### PROBLEM TO WORK ON
Below are lines of data, and only some are wanted. Please repeat exactly those from the line that has "List every world at which ¬(◇◇p" through the line that has "Propositional valuation: p is true at 1, 5, 6;".

:: DATA IN THIS EXERCISE ::

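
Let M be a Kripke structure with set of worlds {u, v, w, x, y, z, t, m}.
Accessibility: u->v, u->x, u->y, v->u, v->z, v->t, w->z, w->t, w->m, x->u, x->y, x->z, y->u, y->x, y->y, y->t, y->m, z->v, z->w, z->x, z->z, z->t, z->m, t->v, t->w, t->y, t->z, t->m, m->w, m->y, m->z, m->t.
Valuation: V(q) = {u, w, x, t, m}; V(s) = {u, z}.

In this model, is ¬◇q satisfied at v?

Recall that ◇ψ holds at a world iff ψ holds at some accessible world.
At v: ◇q is true, so ¬◇q is false.
  At v: ◇q requires q at some successor in {u, z, t}.
    q holds at u, so ◇q is true at v.

No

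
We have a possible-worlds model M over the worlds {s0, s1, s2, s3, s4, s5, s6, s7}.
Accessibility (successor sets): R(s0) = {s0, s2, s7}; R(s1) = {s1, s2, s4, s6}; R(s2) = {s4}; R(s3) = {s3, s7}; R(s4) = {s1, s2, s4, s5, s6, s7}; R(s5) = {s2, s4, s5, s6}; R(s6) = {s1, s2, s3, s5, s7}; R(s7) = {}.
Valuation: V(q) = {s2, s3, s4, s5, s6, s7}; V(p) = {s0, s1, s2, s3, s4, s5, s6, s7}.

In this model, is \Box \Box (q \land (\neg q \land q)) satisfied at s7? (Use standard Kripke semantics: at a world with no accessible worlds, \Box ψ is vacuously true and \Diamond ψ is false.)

At s7: no accessible worlds, so \Box \Box (q \land (\neg q \land q)) holds vacuously.

Yes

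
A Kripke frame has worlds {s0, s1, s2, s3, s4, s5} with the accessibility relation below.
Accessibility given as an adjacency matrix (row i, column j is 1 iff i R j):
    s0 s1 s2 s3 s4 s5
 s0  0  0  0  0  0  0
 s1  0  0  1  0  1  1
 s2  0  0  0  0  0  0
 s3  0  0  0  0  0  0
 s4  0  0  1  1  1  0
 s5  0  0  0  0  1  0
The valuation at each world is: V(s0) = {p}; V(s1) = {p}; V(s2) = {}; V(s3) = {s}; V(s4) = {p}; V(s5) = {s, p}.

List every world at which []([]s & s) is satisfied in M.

Let φ = []([]s & s). Evaluate φ at each world:
  s0 (successors ∅): φ is true.
  s1 (successors {s2, s4, s5}): φ is false.
  s2 (successors ∅): φ is true.
  s3 (successors ∅): φ is true.
  s4 (successors {s2, s3, s4}): φ is false.
  s5 (successors {s4}): φ is false.
For instance, at s1:
  At s1: []([]s & s) requires []s & s at every successor {s2, s4, s5}.
    []s & s fails at s2, so []([]s & s) is false at s1.
      At s2: []s is true, s is false, so []s & s is false.
Satisfying worlds: {s0, s2, s3}

s0, s2, s3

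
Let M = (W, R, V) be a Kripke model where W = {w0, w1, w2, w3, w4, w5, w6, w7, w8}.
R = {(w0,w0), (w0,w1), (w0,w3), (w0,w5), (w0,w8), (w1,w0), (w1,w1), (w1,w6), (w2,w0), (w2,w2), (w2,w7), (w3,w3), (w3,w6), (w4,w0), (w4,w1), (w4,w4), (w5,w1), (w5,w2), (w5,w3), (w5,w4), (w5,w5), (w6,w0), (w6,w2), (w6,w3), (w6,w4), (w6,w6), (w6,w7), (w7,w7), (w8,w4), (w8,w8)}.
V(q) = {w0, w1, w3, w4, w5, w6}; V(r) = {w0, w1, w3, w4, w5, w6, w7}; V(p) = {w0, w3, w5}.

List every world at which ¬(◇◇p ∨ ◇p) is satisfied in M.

w7

Let φ = ¬(◇◇p ∨ ◇p). Evaluate φ at each world:
  w0 (successors {w0, w1, w3, w5, w8}): φ is false.
  w1 (successors {w0, w1, w6}): φ is false.
  w2 (successors {w0, w2, w7}): φ is false.
  w3 (successors {w3, w6}): φ is false.
  w4 (successors {w0, w1, w4}): φ is false.
  w5 (successors {w1, w2, w3, w4, w5}): φ is false.
  w6 (successors {w0, w2, w3, w4, w6, w7}): φ is false.
  w7 (successors {w7}): φ is true.
  w8 (successors {w4, w8}): φ is false.
For instance, at w3:
  At w3: ◇◇p ∨ ◇p is true, so ¬(◇◇p ∨ ◇p) is false.
    At w3: ◇◇p is true, ◇p is true, so ◇◇p ∨ ◇p is true.
      At w3: ◇◇p requires ◇p at some successor in {w3, w6}.
        ◇p holds at w3, so ◇◇p is true at w3.
      At w3: ◇p requires p at some successor in {w3, w6}.
        p holds at w3, so ◇p is true at w3.
Satisfying worlds: {w7}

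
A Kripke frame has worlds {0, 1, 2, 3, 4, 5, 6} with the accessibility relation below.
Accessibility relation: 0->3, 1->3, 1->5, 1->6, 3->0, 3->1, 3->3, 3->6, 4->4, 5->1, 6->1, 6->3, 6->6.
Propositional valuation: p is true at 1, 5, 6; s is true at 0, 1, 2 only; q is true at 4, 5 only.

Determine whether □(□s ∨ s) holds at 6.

No

Recall that □ψ holds at a world iff ψ holds at every accessible world, and ◇ψ holds iff ψ holds at some accessible world.
At 6: □(□s ∨ s) requires □s ∨ s at every successor {1, 3, 6}.
  □s ∨ s fails at 3, so □(□s ∨ s) is false at 6.
    At 3: □s is false, s is false, so □s ∨ s is false.
      At 3: □s requires s at every successor {0, 1, 3, 6}.
        s fails at 3, so □s is false at 3.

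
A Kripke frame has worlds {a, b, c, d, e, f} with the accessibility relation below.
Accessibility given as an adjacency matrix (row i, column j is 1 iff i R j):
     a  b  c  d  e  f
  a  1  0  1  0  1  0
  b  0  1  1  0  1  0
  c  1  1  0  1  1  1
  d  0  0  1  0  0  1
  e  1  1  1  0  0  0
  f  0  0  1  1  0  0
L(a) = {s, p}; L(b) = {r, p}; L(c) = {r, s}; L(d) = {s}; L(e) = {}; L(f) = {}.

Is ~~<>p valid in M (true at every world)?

Let φ = ~~<>p. Evaluate φ at each world:
  a (successors {a, c, e}): φ is true.
  b (successors {b, c, e}): φ is true.
  c (successors {a, b, d, e, f}): φ is true.
  d (successors {c, f}): φ is false.
  e (successors {a, b, c}): φ is true.
  f (successors {c, d}): φ is false.
Detail at d (counterexample):
  At d: ~<>p is true, so ~~<>p is false.
    At d: <>p is false, so ~<>p is true.
      At d: <>p requires p at some successor in {c, f}.
        At c: p is false.
        At f: p is false.
      So <>p is false at d.

No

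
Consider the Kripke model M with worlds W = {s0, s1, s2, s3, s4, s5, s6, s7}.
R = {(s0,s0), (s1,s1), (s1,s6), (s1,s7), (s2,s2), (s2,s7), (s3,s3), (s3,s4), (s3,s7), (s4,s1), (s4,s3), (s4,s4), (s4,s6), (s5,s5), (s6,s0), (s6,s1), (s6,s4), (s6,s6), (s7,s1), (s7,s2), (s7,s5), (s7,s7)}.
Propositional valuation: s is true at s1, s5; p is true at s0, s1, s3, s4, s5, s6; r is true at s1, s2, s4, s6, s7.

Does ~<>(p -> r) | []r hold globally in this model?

Let φ = ~<>(p -> r) | []r. Evaluate φ at each world:
  s0 (successors {s0}): φ is true.
  s1 (successors {s1, s6, s7}): φ is true.
  s2 (successors {s2, s7}): φ is true.
  s3 (successors {s3, s4, s7}): φ is false.
  s4 (successors {s1, s3, s4, s6}): φ is false.
  s5 (successors {s5}): φ is true.
  s6 (successors {s0, s1, s4, s6}): φ is false.
  s7 (successors {s1, s2, s5, s7}): φ is false.
Detail at s3 (counterexample):
  At s3: ~<>(p -> r) is false, []r is false, so ~<>(p -> r) | []r is false.
    At s3: <>(p -> r) is true, so ~<>(p -> r) is false.
      At s3: <>(p -> r) requires p -> r at some successor in {s3, s4, s7}.
        p -> r holds at s4, so <>(p -> r) is true at s3.
    At s3: []r requires r at every successor {s3, s4, s7}.
      r fails at s3, so []r is false at s3.

No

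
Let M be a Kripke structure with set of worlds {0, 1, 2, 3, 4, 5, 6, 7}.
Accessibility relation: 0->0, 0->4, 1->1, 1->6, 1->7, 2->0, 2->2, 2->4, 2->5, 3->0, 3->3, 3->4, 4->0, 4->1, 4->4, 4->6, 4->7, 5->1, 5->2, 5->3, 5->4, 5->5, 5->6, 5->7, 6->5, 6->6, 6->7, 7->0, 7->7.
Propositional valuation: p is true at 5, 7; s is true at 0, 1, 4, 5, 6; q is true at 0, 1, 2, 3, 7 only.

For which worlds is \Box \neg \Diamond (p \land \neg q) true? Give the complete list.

Recall that \Box ψ holds at a world iff ψ holds at every accessible world, and \Diamond ψ holds iff ψ holds at some accessible world.
Let φ = \Box \neg \Diamond (p \land \neg q). Evaluate φ at each world:
  0 (successors {0, 4}): φ is true.
  1 (successors {1, 6, 7}): φ is false.
  2 (successors {0, 2, 4, 5}): φ is false.
  3 (successors {0, 3, 4}): φ is true.
  4 (successors {0, 1, 4, 6, 7}): φ is false.
  5 (successors {1, 2, 3, 4, 5, 6, 7}): φ is false.
  6 (successors {5, 6, 7}): φ is false.
  7 (successors {0, 7}): φ is true.
For instance, at 5:
  At 5: \Box \neg \Diamond (p \land \neg q) requires \neg \Diamond (p \land \neg q) at every successor {1, 2, 3, 4, 5, 6, 7}.
    \neg \Diamond (p \land \neg q) fails at 2, so \Box \neg \Diamond (p \land \neg q) is false at 5.
      At 2: \Diamond (p \land \neg q) is true, so \neg \Diamond (p \land \neg q) is false.
Satisfying worlds: {0, 3, 7}

0, 3, 7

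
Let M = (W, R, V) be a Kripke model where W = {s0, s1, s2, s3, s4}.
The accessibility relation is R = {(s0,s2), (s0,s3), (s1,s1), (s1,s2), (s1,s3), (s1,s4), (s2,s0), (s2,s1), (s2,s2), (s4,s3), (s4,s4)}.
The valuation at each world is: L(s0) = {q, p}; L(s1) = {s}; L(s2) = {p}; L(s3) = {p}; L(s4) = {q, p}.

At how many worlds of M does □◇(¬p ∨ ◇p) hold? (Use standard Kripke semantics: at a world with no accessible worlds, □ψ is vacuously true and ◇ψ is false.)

2

Let φ = □◇(¬p ∨ ◇p). Evaluate φ at each world:
  s0 (successors {s2, s3}): φ is false.
  s1 (successors {s1, s2, s3, s4}): φ is false.
  s2 (successors {s0, s1, s2}): φ is true.
  s3 (successors ∅): φ is true.
  s4 (successors {s3, s4}): φ is false.
For instance, at s4:
  At s4: □◇(¬p ∨ ◇p) requires ◇(¬p ∨ ◇p) at every successor {s3, s4}.
    ◇(¬p ∨ ◇p) fails at s3, so □◇(¬p ∨ ◇p) is false at s4.
      At s3: no accessible worlds, so ◇(¬p ∨ ◇p) is false.
Satisfying worlds: {s2, s3}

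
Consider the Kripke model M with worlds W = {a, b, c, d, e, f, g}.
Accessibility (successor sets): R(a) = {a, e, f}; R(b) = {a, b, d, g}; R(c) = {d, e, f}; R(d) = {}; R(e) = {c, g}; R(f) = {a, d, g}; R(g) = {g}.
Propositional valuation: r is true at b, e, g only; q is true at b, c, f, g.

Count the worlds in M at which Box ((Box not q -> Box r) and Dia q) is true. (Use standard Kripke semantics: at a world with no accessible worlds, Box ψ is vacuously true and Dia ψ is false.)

4

Let φ = Box ((Box not q -> Box r) and Dia q). Evaluate φ at each world:
  a (successors {a, e, f}): φ is true.
  b (successors {a, b, d, g}): φ is false.
  c (successors {d, e, f}): φ is false.
  d (successors ∅): φ is true.
  e (successors {c, g}): φ is true.
  f (successors {a, d, g}): φ is false.
  g (successors {g}): φ is true.
For instance, at f:
  At f: Box ((Box not q -> Box r) and Dia q) requires (Box not q -> Box r) and Dia q at every successor {a, d, g}.
    (Box not q -> Box r) and Dia q fails at d, so Box ((Box not q -> Box r) and Dia q) is false at f.
      At d: Box not q -> Box r is true, Dia q is false, so (Box not q -> Box r) and Dia q is false.
Satisfying worlds: {a, d, e, g}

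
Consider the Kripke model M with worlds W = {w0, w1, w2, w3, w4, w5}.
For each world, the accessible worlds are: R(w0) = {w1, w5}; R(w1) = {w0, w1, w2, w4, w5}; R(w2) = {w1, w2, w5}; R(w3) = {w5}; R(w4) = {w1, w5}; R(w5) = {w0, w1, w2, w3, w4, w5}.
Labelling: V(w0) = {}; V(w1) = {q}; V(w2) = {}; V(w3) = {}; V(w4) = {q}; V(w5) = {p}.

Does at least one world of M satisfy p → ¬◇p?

Let φ = p → ¬◇p. Evaluate φ at each world:
  w0 (successors {w1, w5}): φ is true.
  w1 (successors {w0, w1, w2, w4, w5}): φ is true.
  w2 (successors {w1, w2, w5}): φ is true.
  w3 (successors {w5}): φ is true.
  w4 (successors {w1, w5}): φ is true.
  w5 (successors {w0, w1, w2, w3, w4, w5}): φ is false.
Detail at w0 (witness):
  At w0: p is false, ¬◇p is false, so p → ¬◇p is true.
    At w0: ◇p is true, so ¬◇p is false.
      At w0: ◇p requires p at some successor in {w1, w5}.
        p holds at w5, so ◇p is true at w0.

Yes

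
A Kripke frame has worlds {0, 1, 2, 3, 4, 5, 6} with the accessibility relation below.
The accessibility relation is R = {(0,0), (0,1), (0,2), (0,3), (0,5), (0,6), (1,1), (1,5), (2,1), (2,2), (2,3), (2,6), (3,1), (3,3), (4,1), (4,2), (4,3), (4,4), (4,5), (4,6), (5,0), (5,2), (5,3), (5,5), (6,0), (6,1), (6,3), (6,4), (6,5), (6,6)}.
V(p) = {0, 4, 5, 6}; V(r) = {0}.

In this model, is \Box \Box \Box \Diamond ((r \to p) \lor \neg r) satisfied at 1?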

:::

### ANSWER BELOW
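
List every world at which ¬(◇◇p ∨ ◇p) is satisfied in M.

w7

Let φ = ¬(◇◇p ∨ ◇p). Evaluate φ at each world:
  w0 (successors {w0, w1, w3, w5, w8}): φ is false.
  w1 (successors {w0, w1, w6}): φ is false.
  w2 (successors {w0, w2, w7}): φ is false.
  w3 (successors {w3, w6}): φ is false.
  w4 (successors {w0, w1, w4}): φ is false.
  w5 (successors {w1, w2, w3, w4, w5}): φ is false.
  w6 (successors {w0, w2, w3, w4, w6, w7}): φ is false.
  w7 (successors {w7}): φ is true.
  w8 (successors {w4, w8}): φ is false.
For instance, at w3:
  At w3: ◇◇p ∨ ◇p is true, so ¬(◇◇p ∨ ◇p) is false.
    At w3: ◇◇p is true, ◇p is true, so ◇◇p ∨ ◇p is true.
      At w3: ◇◇p requires ◇p at some successor in {w3, w6}.
        ◇p holds at w3, so ◇◇p is true at w3.
      At w3: ◇p requires p at some successor in {w3, w6}.
        p holds at w3, so ◇p is true at w3.
Satisfying worlds: {w7}

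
A Kripke frame has worlds {0, 1, 2, 3, 4, 5, 6} with the accessibility relation below.
Accessibility relation: 0->3, 1->3, 1->5, 1->6, 3->0, 3->1, 3->3, 3->6, 4->4, 5->1, 6->1, 6->3, 6->6.
Propositional valuation: p is true at 1, 5, 6; s is true at 0, 1, 2 only; q is true at 4, 5 only.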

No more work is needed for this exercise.